- Supplied entries -
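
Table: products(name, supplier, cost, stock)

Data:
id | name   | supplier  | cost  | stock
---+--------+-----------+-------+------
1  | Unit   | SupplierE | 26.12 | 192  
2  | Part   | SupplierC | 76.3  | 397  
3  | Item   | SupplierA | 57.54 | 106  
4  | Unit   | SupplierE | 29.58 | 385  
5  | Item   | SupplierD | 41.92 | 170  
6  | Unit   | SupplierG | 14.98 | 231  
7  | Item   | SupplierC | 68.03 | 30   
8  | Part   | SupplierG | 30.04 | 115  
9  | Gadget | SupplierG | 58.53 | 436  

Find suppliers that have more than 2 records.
SELECT supplier, COUNT(*) as cnt
FROM products
GROUP BY supplier
HAVING COUNT(*) > 2

Result:
  SupplierG: 3

Note: HAVING filters groups after aggregation, WHERE filters rows before.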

- What is expected -
Once more, write out all of the entries above exactly.

- Task solution -
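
Table: products(name, supplier, cost, stock)

Data:
id | name   | supplier  | cost  | stock
---+--------+-----------+-------+------
1  | Unit   | SupplierE | 26.12 | 192  
2  | Part   | SupplierC | 76.3  | 397  
3  | Item   | SupplierA | 57.54 | 106  
4  | Unit   | SupplierE | 29.58 | 385  
5  | Item   | SupplierD | 41.92 | 170  
6  | Unit   | SupplierG | 14.98 | 231  
7  | Item   | SupplierC | 68.03 | 30   
8  | Part   | SupplierG | 30.04 | 115  
9  | Gadget | SupplierG | 58.53 | 436  

Find suppliers that have more than 2 records.
SELECT supplier, COUNT(*) as cnt
FROM products
GROUP BY supplier
HAVING COUNT(*) > 2

Result:
  SupplierG: 3

Note: HAVING filters groups after aggregation, WHERE filters rows before.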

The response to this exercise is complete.